**RECORDS SUPPLIED:**
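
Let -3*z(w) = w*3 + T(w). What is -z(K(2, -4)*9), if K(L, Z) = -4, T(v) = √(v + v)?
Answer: -36 + 2*I*√2 ≈ -36.0 + 2.8284*I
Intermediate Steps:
T(v) = √2*√v (T(v) = √(2*v) = √2*√v)
z(w) = -w - √2*√w/3 (z(w) = -(w*3 + √2*√w)/3 = -(3*w + √2*√w)/3 = -w - √2*√w/3)
-z(K(2, -4)*9) = -(-(-4)*9 - √2*√(-4*9)/3) = -(-1*(-36) - √2*√(-36)/3) = -(36 - √2*6*I/3) = -(36 - 2*I*√2) = -36 + 2*I*√2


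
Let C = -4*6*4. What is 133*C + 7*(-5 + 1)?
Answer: -12796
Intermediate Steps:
C = -96 (C = -24*4 = -96)
133*C + 7*(-5 + 1) = 133*(-96) + 7*(-5 + 1) = -12768 + 7*(-4) = -12768 - 28 = -12796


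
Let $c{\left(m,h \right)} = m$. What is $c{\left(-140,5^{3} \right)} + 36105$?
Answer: $35965$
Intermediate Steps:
$c{\left(-140,5^{3} \right)} + 36105 = -140 + 36105 = 35965$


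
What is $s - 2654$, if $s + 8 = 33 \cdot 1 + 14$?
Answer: $-2615$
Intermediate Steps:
$s = 39$ ($s = -8 + \left(33 \cdot 1 + 14\right) = -8 + \left(33 + 14\right) = -8 + 47 = 39$)
$s - 2654 = 39 - 2654 = -2615$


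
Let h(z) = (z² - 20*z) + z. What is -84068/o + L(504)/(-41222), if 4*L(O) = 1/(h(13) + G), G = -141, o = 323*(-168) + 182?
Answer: 1517867607089/976463273352 ≈ 1.5545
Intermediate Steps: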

**PROBLEM DESCRIPTION:**
Return exactly the lines from the one containing "m$. What is" to the last line of the data, and nothing more.

**OUTPUT FOR THIS TASK:**
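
Let $c{\left(m,h \right)} = m$. What is $c{\left(-140,5^{3} \right)} + 36105$?
Answer: $35965$
Intermediate Steps:
$c{\left(-140,5^{3} \right)} + 36105 = -140 + 36105 = 35965$


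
What is $s - 2654$, if $s + 8 = 33 \cdot 1 + 14$?
Answer: $-2615$
Intermediate Steps:
$s = 39$ ($s = -8 + \left(33 \cdot 1 + 14\right) = -8 + \left(33 + 14\right) = -8 + 47 = 39$)
$s - 2654 = 39 - 2654 = -2615$


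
Let h(z) = (z² - 20*z) + z. What is -84068/o + L(504)/(-41222), if 4*L(O) = 1/(h(13) + G), G = -141, o = 323*(-168) + 182?
Answer: 1517867607089/976463273352 ≈ 1.5545
Intermediate Steps: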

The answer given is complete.